◆ **WHAT IS REQUIRED**
Copy every line below precisely as it appears.

◆ **INPUT FOR THIS TASK**
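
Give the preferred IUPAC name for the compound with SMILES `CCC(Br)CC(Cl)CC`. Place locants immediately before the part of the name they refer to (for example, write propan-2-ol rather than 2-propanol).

3-bromo-5-chloroheptane

The parent chain contains 7 carbons (heptane).
The numbering direction is chosen so that the locant sets are identical either way, so the alphabetically earlier bromo substituent takes the lower locant (3 rather than 5).
This places a bromo group at C-3; a chloro group at C-5.
Substituent prefixes are cited in alphabetical order (multiplying prefixes like di-/tri- are ignored for ordering).
Putting it together: 3-bromo-5-chloroheptane.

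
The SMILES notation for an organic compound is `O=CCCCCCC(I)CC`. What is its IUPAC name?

Counting along the main chain through the –CHO group gives 9 carbons: the parent is nonane.
An aldehyde (terminal –CHO) is the principal characteristic group, giving the suffix -al.
The numbering direction is chosen so that the aldehyde carbon is C-1 by definition.
That gives an iodo group at C-7.
Assembling the pieces gives 7-iodononanal.

7-iodononanal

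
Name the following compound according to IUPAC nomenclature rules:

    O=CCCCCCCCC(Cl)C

9-chlorodecanal

The longest chain bearing the –CHO group is 10 carbons long (decane).
The highest-priority functional group is an aldehyde (terminal –CHO), so the name ends in -al.
Number the chain so that the aldehyde carbon is C-1 by definition.
This places a chloro group at C-9.
Putting it together: 9-chlorodecanal.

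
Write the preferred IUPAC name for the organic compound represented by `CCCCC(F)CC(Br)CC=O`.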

◆ **TASK RESULT**
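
Give the preferred IUPAC name for the compound with SMILES `CCC(Br)CC(Cl)CC`. Place locants immediately before the part of the name they refer to (for example, write propan-2-ol rather than 2-propanol).

3-bromo-5-chloroheptane

The parent chain contains 7 carbons (heptane).
The numbering direction is chosen so that the locant sets are identical either way, so the alphabetically earlier bromo substituent takes the lower locant (3 rather than 5).
This places a bromo group at C-3; a chloro group at C-5.
Substituent prefixes are cited in alphabetical order (multiplying prefixes like di-/tri- are ignored for ordering).
Putting it together: 3-bromo-5-chloroheptane.

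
The SMILES notation for an organic compound is `O=CCCCCCC(I)CC`. What is its IUPAC name?

Counting along the main chain through the –CHO group gives 9 carbons: the parent is nonane.
An aldehyde (terminal –CHO) is the principal characteristic group, giving the suffix -al.
The numbering direction is chosen so that the aldehyde carbon is C-1 by definition.
That gives an iodo group at C-7.
Assembling the pieces gives 7-iodononanal.

7-iodononanal

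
Name the following compound according to IUPAC nomenclature rules:

    O=CCCCCCCCC(Cl)C

9-chlorodecanal

The longest chain bearing the –CHO group is 10 carbons long (decane).
The highest-priority functional group is an aldehyde (terminal –CHO), so the name ends in -al.
Number the chain so that the aldehyde carbon is C-1 by definition.
This places a chloro group at C-9.
Putting it together: 9-chlorodecanal.

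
Write the preferred IUPAC name for the organic compound represented by `CCCCC(F)CC(Br)CC=O`.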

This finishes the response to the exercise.